> **Your task**
For each line below that holds the word "following", make a copy.

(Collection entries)

★ ★ ★ ★ ★

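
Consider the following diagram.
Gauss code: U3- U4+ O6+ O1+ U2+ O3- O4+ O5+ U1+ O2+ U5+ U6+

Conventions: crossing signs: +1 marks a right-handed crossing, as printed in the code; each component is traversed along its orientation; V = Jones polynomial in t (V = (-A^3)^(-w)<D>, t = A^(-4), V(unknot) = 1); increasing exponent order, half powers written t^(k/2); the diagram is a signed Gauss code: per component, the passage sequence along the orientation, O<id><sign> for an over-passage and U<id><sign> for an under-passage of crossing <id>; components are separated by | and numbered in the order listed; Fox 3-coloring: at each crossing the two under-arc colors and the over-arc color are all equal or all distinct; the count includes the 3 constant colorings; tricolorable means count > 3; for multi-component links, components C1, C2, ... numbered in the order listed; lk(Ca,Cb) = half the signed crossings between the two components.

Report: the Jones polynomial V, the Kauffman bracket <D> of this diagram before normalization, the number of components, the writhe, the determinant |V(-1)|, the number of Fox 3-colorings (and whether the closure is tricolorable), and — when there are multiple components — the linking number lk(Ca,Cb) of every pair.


V = t + t^3 - t^4
<D> = -A^-4 + 1 + A^8 (w = +4)
1 component over 6 crossings, w = +4
9 Fox colorings among 3^6, |V(-1)| = 3: tricolorable
why: |V(-1)| = 3: so tricolorable, since 3 divides 3


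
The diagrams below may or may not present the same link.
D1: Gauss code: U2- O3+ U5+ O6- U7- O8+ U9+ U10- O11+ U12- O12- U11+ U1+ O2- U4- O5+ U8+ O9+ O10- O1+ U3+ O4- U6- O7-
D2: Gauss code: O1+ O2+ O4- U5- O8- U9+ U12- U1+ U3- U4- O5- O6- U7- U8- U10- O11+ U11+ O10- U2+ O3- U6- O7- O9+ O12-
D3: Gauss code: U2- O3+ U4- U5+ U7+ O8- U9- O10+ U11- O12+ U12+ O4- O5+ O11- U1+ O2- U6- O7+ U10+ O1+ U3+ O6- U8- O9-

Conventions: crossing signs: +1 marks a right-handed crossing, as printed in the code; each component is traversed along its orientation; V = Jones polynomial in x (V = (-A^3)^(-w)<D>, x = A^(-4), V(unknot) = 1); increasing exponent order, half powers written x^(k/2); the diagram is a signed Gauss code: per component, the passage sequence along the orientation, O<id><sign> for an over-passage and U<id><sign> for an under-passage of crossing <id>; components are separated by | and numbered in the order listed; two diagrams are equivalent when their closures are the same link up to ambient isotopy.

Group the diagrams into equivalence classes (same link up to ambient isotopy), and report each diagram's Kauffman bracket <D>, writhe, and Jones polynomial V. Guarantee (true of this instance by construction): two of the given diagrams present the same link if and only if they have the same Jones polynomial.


classes: {D1, D3} | {D2}
V(D1) = x^-4 - 3x^-3 + 5x^-2 - 6x^-1 + 7 - 6x + 5x^2 - 3x^3 + x^4  [12 crossings, <D> = A^-16 - 3A^-12 + 5A^-8 - 6A^-4 + 7 - 6A^4 + 5A^8 - 3A^12 + A^16, w = 0]
V(D2) = -x^-6 + x^-5 - x^-4 + 2x^-3 - x^-2 + x^-1  (w -4, c 12, <D> = A^-8 - A^-4 + 2 - A^4 + A^8 - A^12)
V(D3) = x^-4 - 3x^-3 + 5x^-2 - 6x^-1 + 7 - 6x + 5x^2 - 3x^3 + x^4  [12 crossings, <D> = A^-16 - 3A^-12 + 5A^-8 - 6A^-4 + 7 - 6A^4 + 5A^8 - 3A^12 + A^16, w = 0]
note: comparing 3 Jones polynomials yields 2 groups


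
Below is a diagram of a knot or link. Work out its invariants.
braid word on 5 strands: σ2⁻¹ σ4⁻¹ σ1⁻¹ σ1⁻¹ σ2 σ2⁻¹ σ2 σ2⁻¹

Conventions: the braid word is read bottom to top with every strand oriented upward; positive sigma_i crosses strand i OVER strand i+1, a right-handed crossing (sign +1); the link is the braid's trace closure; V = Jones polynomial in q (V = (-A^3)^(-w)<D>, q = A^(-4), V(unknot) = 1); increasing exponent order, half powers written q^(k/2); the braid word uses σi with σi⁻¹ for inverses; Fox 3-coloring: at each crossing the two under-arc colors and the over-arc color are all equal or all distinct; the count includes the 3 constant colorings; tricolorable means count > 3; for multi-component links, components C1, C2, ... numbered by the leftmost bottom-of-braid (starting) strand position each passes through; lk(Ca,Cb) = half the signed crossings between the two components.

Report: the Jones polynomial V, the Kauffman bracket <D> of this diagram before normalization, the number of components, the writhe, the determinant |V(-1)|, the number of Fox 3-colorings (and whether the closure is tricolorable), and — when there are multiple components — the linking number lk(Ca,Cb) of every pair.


Jones polynomial: V(q) = q^-3 + q^-2 + q^-1 + 1
<D> = A^-12 + A^-8 + A^-4 + 1; writhe -4
components 3, writhe -4 (8 crossings)
linking number lk(C1,C2) = -1
lk(C1,C3): 0
lk(C2,C3) = 0
3-colorings: 9 of 3^8, det 0 — tricolorable
note: w = -4 shifts under R1 moves; the (-A^3)^(4) factor cancels that in V


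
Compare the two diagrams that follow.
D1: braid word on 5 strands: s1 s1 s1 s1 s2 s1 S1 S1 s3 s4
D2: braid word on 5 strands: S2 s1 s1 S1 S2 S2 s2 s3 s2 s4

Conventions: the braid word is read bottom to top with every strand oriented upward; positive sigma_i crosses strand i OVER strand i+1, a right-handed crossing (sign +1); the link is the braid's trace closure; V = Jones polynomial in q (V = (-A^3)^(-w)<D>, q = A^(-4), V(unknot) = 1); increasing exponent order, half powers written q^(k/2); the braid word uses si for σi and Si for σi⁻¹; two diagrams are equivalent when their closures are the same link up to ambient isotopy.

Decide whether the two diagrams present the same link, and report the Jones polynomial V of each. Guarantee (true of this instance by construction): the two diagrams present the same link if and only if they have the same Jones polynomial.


equivalent: no
D1 (bracket -A^2 + A^6 + A^14; 10 crossings at w = +6): V = q + q^3 - q^4
D2 (bracket A^6; 10 crossings at w = +2): V = 1
key observation: comparing 2 Jones polynomials yields 2 groups


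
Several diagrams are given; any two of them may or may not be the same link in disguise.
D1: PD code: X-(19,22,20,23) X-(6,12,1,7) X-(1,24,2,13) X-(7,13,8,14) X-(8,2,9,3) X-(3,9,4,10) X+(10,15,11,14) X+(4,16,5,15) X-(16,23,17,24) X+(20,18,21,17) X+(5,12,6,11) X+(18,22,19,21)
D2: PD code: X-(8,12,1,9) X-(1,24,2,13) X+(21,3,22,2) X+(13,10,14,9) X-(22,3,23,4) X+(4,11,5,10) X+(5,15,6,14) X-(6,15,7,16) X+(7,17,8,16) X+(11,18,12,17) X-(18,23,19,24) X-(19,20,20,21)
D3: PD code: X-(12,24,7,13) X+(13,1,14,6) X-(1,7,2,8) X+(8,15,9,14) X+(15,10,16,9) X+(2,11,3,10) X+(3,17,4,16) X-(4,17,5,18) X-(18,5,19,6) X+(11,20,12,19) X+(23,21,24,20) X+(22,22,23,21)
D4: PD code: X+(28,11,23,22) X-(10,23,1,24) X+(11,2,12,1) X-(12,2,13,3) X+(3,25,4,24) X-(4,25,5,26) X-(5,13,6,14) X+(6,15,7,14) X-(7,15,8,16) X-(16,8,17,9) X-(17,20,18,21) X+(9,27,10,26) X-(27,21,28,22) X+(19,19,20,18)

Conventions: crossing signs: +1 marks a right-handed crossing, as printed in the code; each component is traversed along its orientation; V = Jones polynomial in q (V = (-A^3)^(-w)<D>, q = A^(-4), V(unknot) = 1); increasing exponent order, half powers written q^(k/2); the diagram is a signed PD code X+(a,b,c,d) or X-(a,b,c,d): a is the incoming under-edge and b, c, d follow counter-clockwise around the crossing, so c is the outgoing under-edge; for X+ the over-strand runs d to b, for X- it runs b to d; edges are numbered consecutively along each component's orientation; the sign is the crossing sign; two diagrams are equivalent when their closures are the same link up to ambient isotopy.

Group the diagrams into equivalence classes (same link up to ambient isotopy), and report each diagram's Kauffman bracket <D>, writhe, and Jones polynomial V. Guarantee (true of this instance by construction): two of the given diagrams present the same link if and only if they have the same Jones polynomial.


classes: {D1, D4} | {D2, D3}
V(D1) = q^-3 + q^-2 + q^-1 + 1  [12 crossings, <D> = A^-6 + A^-2 + A^2 + A^6, w = -2]
V(D2) = 1 + q + q^2 + q^3  (w 0, c 12, <D> = A^-12 + A^-8 + A^-4 + 1)
V(D3) = 1 + q + q^2 + q^3  [12 crossings, <D> = 1 + A^4 + A^8 + A^12, w = +4]
V(D4) = q^-3 + q^-2 + q^-1 + 1  (w -2, c 14, <D> = A^-6 + A^-2 + A^2 + A^6)
note: V(q) takes 2 values over 4 diagrams, fixing the grouping


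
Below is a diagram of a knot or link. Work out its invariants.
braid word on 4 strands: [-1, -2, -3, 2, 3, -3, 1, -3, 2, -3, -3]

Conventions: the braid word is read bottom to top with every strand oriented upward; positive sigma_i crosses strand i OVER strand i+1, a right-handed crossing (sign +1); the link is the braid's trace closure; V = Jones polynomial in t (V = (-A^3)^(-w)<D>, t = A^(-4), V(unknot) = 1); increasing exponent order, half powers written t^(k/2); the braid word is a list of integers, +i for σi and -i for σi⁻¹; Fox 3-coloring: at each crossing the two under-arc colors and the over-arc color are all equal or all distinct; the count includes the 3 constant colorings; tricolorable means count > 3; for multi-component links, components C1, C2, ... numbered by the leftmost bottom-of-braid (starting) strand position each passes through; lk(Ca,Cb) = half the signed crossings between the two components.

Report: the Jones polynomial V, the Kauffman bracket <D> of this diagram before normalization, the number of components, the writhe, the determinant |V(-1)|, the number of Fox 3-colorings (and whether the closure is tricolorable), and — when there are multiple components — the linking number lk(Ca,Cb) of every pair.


V(t) = -t^-4 + t^-3 + t^-1
bracket: -A^-5 - A^3 + A^7, w = -3
1 component, writhe -3, over 11 crossings
det 3, colorings 9 of 3^11 — tricolorable
observation: inverse pairs cancel, leaving σ1⁻¹ σ2⁻¹ σ3⁻¹ σ2 σ1 σ3⁻¹ σ2 σ3⁻¹ σ3⁻¹


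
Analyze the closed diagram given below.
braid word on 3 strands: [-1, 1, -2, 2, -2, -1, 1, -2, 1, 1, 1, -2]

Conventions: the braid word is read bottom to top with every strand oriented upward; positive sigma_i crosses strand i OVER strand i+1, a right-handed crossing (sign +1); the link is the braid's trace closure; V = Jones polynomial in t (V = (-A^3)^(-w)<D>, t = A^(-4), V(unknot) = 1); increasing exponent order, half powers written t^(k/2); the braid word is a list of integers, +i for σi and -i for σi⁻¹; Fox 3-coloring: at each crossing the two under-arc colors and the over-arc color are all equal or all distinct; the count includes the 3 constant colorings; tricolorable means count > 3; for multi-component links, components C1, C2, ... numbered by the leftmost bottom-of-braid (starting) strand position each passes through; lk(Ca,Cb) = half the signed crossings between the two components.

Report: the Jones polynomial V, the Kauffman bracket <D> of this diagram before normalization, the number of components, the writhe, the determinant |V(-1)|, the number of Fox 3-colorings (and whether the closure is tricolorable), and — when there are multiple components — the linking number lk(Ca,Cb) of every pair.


V(t) = -t^-3 + t^-2 - t^-1 + 3 - t + t^2 - t^3
bracket: -A^-12 + A^-8 - A^-4 + 3 - A^4 + A^8 - A^12, w = 0
1 component, writhe 0, over 12 crossings
det 9, colorings 27 of 3^12 — tricolorable
observation: w = 0 shifts under R1 moves; the (-A^3)^(0) factor cancels that in V


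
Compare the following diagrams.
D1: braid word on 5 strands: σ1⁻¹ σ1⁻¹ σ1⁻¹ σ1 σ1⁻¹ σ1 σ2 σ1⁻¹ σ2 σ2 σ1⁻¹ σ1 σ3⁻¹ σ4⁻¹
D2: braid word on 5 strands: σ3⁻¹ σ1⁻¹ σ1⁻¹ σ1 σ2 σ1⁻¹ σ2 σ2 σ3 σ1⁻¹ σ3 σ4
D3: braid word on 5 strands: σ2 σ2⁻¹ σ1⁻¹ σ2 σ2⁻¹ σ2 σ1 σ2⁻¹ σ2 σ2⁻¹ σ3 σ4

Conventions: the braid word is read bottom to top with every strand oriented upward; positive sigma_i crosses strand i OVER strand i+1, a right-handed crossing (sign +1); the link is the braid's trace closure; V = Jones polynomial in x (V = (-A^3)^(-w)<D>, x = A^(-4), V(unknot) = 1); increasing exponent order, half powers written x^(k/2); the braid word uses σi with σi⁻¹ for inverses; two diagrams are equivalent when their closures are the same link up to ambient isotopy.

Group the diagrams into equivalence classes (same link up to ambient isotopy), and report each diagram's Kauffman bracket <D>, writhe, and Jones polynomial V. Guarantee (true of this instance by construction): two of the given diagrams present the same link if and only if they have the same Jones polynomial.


equivalence classes: {D1, D2} | {D3}
D1 (bracket -A^-18 + 2A^-14 - 2A^-10 + 3A^-6 - 2A^-2 + 2A^2 - A^6; 14 crossings at w = -2): V = -x^-3 + 2x^-2 - 2x^-1 + 3 - 2x + 2x^2 - x^3
V(D2) = -x^-3 + 2x^-2 - 2x^-1 + 3 - 2x + 2x^2 - x^3  [12 crossings, <D> = -A^-6 + 2A^-2 - 2A^2 + 3A^6 - 2A^10 + 2A^14 - A^18, w = +2]
V(D3) = 1  (w +2, c 12, <D> = A^6)
observation: V(x) takes 2 values over 3 diagrams, fixing the grouping


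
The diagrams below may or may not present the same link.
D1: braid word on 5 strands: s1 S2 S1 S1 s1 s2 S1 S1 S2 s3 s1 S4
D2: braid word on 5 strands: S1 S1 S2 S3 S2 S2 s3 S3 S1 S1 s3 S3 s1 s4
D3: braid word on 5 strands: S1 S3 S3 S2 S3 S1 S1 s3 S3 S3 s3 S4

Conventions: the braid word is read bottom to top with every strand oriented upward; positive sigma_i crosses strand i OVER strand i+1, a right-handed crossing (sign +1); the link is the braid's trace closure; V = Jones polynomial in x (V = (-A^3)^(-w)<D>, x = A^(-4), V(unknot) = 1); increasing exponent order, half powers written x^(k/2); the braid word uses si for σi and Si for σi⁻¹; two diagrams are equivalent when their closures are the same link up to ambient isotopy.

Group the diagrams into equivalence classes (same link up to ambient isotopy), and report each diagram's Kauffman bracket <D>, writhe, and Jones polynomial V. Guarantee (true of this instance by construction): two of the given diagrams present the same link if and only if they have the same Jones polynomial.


classes: {D1} | {D2, D3}
V(D1) = -x^-5 + x^-4 - x^-3 + 2x^-2 - x^-1 + 2 - x  [12 crossings, <D> = -A^-10 + 2A^-6 - A^-2 + 2A^2 - A^6 + A^10 - A^14, w = -2]
V(D2) = x^-8 - 2x^-7 + x^-6 - 2x^-5 + 2x^-4 + x^-2  [14 crossings, <D> = A^-10 + 2A^-2 - 2A^2 + A^6 - 2A^10 + A^14, w = -6]
V(D3) = x^-8 - 2x^-7 + x^-6 - 2x^-5 + 2x^-4 + x^-2  (w -8, c 12, <D> = A^-16 + 2A^-8 - 2A^-4 + 1 - 2A^4 + A^8)
insight: V(x) takes 2 values over 3 diagrams, fixing the grouping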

★ ★ ★ ★ ★

> **Result**
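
Consider the following diagram.
Compare the following diagrams.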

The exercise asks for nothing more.